Exact repetition, please: start with the line where "Take a planar, monocyclic three-membered ring in" appears and stop after the final line of the records.

------ EXTRACTED INFORMATION

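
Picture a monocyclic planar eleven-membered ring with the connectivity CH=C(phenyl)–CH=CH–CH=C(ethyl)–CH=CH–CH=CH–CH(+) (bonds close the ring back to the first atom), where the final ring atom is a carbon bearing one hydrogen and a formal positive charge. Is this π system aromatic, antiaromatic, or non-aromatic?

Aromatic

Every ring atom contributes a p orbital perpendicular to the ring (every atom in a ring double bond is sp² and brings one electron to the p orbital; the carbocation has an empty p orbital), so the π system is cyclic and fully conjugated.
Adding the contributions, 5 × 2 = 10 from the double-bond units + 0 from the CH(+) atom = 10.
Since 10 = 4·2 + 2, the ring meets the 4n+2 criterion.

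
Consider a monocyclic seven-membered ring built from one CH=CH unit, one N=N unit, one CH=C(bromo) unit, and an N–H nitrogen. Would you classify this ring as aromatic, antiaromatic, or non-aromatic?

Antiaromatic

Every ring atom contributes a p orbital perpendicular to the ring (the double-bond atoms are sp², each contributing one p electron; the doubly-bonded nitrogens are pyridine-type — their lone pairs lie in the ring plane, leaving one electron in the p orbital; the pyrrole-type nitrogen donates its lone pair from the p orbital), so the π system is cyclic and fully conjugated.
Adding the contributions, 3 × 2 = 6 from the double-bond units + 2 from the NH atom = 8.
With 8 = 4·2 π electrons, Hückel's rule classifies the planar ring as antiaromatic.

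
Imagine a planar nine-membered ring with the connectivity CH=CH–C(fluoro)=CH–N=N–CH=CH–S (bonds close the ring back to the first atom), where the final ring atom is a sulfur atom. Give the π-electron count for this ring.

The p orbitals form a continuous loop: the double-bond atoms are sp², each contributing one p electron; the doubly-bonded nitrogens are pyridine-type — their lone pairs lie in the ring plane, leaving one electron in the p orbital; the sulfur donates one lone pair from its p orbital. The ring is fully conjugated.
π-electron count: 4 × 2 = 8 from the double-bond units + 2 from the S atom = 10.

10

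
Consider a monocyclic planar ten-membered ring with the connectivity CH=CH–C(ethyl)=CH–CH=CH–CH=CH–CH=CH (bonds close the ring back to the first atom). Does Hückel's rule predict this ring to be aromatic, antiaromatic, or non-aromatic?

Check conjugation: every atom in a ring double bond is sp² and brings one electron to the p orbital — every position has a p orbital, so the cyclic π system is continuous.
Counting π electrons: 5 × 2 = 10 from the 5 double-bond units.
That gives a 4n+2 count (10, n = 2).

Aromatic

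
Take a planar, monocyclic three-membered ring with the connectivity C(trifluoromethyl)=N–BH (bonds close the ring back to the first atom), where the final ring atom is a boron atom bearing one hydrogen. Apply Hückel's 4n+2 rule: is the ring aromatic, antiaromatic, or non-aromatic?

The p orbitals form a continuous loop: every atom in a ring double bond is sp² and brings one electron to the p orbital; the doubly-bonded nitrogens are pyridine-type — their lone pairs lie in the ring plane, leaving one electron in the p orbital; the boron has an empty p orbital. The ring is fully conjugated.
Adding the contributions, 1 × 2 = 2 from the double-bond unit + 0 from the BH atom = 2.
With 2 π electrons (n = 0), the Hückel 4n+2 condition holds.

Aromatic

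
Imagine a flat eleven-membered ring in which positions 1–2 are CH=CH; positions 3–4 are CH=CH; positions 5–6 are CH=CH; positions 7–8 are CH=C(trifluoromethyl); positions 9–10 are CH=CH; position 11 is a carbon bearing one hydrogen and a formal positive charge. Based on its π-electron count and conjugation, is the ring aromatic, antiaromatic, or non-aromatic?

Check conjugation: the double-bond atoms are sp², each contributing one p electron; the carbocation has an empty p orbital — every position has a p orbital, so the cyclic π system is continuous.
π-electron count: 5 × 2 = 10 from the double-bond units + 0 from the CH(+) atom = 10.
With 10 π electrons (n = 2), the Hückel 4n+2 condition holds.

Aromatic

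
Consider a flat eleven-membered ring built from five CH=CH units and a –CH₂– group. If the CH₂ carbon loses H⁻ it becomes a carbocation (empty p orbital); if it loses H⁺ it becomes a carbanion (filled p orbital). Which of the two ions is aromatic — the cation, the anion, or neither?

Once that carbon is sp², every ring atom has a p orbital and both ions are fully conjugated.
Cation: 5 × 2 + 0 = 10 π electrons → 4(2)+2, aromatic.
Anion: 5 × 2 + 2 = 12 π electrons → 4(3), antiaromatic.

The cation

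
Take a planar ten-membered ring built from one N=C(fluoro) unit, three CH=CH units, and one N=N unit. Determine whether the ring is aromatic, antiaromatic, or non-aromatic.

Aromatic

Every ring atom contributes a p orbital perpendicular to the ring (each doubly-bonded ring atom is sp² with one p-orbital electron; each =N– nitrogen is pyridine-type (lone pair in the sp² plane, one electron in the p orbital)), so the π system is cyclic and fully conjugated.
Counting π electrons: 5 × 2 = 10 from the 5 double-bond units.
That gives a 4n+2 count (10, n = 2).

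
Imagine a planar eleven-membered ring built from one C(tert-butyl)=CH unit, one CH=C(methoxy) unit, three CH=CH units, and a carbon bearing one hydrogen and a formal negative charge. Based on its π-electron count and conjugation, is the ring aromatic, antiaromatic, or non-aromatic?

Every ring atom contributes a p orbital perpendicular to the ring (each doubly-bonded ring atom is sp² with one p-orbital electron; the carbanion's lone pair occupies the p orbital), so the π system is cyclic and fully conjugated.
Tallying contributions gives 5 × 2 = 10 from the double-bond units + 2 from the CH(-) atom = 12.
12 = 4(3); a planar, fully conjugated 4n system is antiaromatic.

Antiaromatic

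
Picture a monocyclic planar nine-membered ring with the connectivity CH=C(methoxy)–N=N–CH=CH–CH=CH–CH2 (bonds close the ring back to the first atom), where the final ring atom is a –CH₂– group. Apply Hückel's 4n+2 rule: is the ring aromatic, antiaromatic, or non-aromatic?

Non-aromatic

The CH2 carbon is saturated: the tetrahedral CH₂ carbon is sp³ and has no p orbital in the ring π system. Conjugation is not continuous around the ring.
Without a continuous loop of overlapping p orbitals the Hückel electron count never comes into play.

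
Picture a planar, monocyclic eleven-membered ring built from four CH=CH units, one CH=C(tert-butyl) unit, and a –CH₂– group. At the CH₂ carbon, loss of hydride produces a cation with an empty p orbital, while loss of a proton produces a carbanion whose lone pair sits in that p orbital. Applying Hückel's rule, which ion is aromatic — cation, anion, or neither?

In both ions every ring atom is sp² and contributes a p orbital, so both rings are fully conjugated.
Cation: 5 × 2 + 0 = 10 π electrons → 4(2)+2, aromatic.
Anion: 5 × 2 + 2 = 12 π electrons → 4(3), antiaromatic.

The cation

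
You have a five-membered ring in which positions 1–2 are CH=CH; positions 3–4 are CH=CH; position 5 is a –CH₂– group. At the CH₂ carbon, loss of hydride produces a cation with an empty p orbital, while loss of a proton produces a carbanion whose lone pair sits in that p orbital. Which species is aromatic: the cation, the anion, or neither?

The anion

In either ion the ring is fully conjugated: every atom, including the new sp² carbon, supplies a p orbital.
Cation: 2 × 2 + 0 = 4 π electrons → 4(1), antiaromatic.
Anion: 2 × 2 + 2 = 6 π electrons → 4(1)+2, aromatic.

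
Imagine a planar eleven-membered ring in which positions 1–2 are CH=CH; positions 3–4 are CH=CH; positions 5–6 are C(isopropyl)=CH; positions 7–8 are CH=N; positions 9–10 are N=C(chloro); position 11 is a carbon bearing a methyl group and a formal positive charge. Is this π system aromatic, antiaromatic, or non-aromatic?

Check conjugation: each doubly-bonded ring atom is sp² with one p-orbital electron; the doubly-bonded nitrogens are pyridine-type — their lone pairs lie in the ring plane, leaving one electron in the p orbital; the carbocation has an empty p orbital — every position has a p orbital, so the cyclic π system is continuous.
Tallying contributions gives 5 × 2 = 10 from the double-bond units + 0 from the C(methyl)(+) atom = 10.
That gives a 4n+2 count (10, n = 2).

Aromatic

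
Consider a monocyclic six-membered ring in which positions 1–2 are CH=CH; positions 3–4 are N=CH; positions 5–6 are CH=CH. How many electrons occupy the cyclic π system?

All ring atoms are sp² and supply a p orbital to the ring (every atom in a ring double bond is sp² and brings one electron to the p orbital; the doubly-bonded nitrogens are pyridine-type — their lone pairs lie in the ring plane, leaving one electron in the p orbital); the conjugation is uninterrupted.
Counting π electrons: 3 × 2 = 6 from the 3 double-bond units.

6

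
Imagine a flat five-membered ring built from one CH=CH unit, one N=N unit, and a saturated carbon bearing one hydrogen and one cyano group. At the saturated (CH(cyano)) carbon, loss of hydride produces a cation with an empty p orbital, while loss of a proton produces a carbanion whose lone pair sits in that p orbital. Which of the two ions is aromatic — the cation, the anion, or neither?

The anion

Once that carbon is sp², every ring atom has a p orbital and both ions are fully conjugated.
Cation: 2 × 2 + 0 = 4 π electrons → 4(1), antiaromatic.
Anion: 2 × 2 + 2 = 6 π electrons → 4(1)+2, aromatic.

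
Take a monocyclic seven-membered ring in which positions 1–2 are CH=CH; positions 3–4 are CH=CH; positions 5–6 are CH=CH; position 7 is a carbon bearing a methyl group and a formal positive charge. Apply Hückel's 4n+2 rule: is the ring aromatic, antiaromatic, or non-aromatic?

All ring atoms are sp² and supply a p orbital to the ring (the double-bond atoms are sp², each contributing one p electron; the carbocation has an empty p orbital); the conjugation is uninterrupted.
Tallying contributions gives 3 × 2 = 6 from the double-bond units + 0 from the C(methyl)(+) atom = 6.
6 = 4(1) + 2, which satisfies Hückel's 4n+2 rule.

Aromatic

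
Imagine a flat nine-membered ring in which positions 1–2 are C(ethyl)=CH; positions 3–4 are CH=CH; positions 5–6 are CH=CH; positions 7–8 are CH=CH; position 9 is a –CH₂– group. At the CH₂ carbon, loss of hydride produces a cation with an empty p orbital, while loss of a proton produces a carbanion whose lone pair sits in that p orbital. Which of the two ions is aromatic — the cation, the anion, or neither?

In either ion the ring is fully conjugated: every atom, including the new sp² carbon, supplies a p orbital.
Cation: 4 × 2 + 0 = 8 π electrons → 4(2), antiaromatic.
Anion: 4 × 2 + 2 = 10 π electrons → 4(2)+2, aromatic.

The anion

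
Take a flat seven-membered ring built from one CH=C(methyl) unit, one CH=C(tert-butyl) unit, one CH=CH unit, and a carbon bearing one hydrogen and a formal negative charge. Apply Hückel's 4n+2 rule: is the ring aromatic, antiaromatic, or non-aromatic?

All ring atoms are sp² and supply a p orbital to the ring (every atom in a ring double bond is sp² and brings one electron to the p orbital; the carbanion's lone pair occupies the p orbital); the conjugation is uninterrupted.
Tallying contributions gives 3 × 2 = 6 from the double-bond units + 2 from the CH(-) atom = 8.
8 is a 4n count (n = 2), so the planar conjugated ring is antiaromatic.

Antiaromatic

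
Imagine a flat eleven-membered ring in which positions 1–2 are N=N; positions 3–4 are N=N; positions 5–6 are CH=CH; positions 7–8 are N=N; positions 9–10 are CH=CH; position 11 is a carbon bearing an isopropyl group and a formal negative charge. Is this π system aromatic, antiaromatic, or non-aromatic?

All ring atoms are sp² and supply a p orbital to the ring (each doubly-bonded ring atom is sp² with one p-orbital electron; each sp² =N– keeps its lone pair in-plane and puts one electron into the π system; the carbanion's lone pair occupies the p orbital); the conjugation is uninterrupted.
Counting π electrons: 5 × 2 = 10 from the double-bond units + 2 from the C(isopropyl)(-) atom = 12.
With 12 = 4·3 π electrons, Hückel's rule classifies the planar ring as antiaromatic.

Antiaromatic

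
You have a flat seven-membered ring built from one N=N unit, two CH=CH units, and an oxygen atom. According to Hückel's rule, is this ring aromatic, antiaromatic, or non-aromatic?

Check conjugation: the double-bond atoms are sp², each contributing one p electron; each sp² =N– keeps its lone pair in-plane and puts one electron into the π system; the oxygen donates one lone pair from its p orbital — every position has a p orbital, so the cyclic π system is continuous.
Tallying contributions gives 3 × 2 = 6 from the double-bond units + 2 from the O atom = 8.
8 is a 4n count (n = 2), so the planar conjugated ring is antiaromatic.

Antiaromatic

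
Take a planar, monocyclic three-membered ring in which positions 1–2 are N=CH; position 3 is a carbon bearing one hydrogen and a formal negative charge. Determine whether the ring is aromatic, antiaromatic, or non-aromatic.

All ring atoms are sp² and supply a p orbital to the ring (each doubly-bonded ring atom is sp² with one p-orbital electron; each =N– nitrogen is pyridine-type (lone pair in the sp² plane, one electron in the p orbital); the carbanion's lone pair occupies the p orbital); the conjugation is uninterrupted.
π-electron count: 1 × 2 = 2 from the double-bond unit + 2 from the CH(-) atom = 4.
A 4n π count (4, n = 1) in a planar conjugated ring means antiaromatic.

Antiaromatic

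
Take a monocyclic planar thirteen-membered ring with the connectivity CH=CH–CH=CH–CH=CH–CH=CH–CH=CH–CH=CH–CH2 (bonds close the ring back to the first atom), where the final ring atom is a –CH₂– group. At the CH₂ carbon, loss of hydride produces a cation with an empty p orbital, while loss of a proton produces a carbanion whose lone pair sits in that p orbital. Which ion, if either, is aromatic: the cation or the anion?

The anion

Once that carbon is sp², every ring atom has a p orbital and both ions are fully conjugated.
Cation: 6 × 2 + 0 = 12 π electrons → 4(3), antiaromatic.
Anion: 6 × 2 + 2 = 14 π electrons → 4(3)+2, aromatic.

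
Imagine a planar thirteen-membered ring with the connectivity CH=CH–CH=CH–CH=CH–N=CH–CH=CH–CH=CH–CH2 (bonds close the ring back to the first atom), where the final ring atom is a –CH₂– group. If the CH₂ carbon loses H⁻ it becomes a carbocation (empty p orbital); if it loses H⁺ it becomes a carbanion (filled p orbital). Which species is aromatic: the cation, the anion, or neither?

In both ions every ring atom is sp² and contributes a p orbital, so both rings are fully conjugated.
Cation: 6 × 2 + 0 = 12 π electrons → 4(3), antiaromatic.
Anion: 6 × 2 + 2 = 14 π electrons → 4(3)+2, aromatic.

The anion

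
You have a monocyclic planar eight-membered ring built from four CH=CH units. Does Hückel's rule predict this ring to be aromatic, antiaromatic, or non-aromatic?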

------------

=== RESPONSE FOR THIS EXERCISE ===
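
Take a planar, monocyclic three-membered ring in which positions 1–2 are N=CH; position 3 is a carbon bearing one hydrogen and a formal negative charge. Determine whether the ring is aromatic, antiaromatic, or non-aromatic.

All ring atoms are sp² and supply a p orbital to the ring (each doubly-bonded ring atom is sp² with one p-orbital electron; each =N– nitrogen is pyridine-type (lone pair in the sp² plane, one electron in the p orbital); the carbanion's lone pair occupies the p orbital); the conjugation is uninterrupted.
π-electron count: 1 × 2 = 2 from the double-bond unit + 2 from the CH(-) atom = 4.
A 4n π count (4, n = 1) in a planar conjugated ring means antiaromatic.

Antiaromatic

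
Take a monocyclic planar thirteen-membered ring with the connectivity CH=CH–CH=CH–CH=CH–CH=CH–CH=CH–CH=CH–CH2 (bonds close the ring back to the first atom), where the final ring atom is a –CH₂– group. At the CH₂ carbon, loss of hydride produces a cation with an empty p orbital, while loss of a proton produces a carbanion whose lone pair sits in that p orbital. Which ion, if either, is aromatic: the cation or the anion?

The anion

Once that carbon is sp², every ring atom has a p orbital and both ions are fully conjugated.
Cation: 6 × 2 + 0 = 12 π electrons → 4(3), antiaromatic.
Anion: 6 × 2 + 2 = 14 π electrons → 4(3)+2, aromatic.

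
Imagine a planar thirteen-membered ring with the connectivity CH=CH–CH=CH–CH=CH–N=CH–CH=CH–CH=CH–CH2 (bonds close the ring back to the first atom), where the final ring atom is a –CH₂– group. If the CH₂ carbon loses H⁻ it becomes a carbocation (empty p orbital); if it loses H⁺ it becomes a carbanion (filled p orbital). Which species is aromatic: the cation, the anion, or neither?

In both ions every ring atom is sp² and contributes a p orbital, so both rings are fully conjugated.
Cation: 6 × 2 + 0 = 12 π electrons → 4(3), antiaromatic.
Anion: 6 × 2 + 2 = 14 π electrons → 4(3)+2, aromatic.

The anion

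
You have a monocyclic planar eight-membered ring built from four CH=CH units. Does Hückel's rule predict this ring to be aromatic, antiaromatic, or non-aromatic?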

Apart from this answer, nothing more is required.